> Materials provided:
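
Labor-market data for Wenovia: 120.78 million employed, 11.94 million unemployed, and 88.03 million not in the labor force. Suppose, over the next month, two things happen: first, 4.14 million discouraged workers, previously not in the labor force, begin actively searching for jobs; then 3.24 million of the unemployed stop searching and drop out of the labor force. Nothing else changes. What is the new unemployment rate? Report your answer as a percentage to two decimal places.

New unemployment rate ≈ 9.61%.

Initially, labor force = 120.78 + 11.94 = 132.72 million, so u = 11.94/132.72 = 9.00%.
After the first change, unemployed and labor force both rise by 4.14 → E = 120.78, U = 16.08, labor force = 136.86 million.
After the second change, unemployed and labor force both fall by 3.24 → E = 120.78, U = 12.84, labor force = 133.62 million.
New unemployment rate = 12.84 / 133.62 = 9.61%.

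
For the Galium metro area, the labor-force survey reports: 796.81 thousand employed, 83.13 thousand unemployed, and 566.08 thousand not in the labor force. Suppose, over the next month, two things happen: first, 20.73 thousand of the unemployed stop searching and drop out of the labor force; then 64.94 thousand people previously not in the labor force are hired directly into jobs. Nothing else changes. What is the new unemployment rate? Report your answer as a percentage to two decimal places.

Initially, labor force = 796.81 + 83.13 = 879.94 thousand, so u = 83.13/879.94 = 9.45%.
After the first change, unemployed and labor force both fall by 20.73 → E = 796.81, U = 62.40, labor force = 859.21 thousand.
After the second change, employed and labor force both rise by 64.94; unemployed unchanged → E = 861.75, U = 62.40, labor force = 924.15 thousand.
New unemployment rate = 62.40 / 924.15 = 6.75%.

New unemployment rate ≈ 6.75%.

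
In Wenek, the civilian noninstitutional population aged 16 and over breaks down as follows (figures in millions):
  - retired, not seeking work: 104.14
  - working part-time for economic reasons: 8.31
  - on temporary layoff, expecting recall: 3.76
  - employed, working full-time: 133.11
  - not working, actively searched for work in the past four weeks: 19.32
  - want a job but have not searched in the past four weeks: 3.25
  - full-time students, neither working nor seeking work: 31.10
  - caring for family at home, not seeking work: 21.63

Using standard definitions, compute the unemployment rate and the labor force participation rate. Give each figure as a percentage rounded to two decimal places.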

> Your task:
Reproduce the material precisely, including every line.

> Answer section:
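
Labor-market data for Wenovia: 120.78 million employed, 11.94 million unemployed, and 88.03 million not in the labor force. Suppose, over the next month, two things happen: first, 4.14 million discouraged workers, previously not in the labor force, begin actively searching for jobs; then 3.24 million of the unemployed stop searching and drop out of the labor force. Nothing else changes. What is the new unemployment rate? Report your answer as a percentage to two decimal places.

New unemployment rate ≈ 9.61%.

Initially, labor force = 120.78 + 11.94 = 132.72 million, so u = 11.94/132.72 = 9.00%.
After the first change, unemployed and labor force both rise by 4.14 → E = 120.78, U = 16.08, labor force = 136.86 million.
After the second change, unemployed and labor force both fall by 3.24 → E = 120.78, U = 12.84, labor force = 133.62 million.
New unemployment rate = 12.84 / 133.62 = 9.61%.

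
For the Galium metro area, the labor-force survey reports: 796.81 thousand employed, 83.13 thousand unemployed, and 566.08 thousand not in the labor force. Suppose, over the next month, two things happen: first, 20.73 thousand of the unemployed stop searching and drop out of the labor force; then 64.94 thousand people previously not in the labor force are hired directly into jobs. Nothing else changes. What is the new unemployment rate? Report your answer as a percentage to two decimal places.

Initially, labor force = 796.81 + 83.13 = 879.94 thousand, so u = 83.13/879.94 = 9.45%.
After the first change, unemployed and labor force both fall by 20.73 → E = 796.81, U = 62.40, labor force = 859.21 thousand.
After the second change, employed and labor force both rise by 64.94; unemployed unchanged → E = 861.75, U = 62.40, labor force = 924.15 thousand.
New unemployment rate = 62.40 / 924.15 = 6.75%.

New unemployment rate ≈ 6.75%.

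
In Wenek, the civilian noninstitutional population aged 16 and over breaks down as follows (figures in millions):
  - retired, not seeking work: 104.14
  - working part-time for economic reasons: 8.31
  - on temporary layoff, expecting recall: 3.76
  - employed, working full-time: 133.11
  - not working, actively searched for work in the past four weeks: 19.32
  - want a job but have not searched in the past four weeks: 3.25
  - full-time students, neither working nor seeking work: 31.10
  - caring for family at home, not seeking work: 21.63

Using standard definitions, compute the unemployment rate and the labor force participation rate. Give each figure as a percentage rounded to two decimal places.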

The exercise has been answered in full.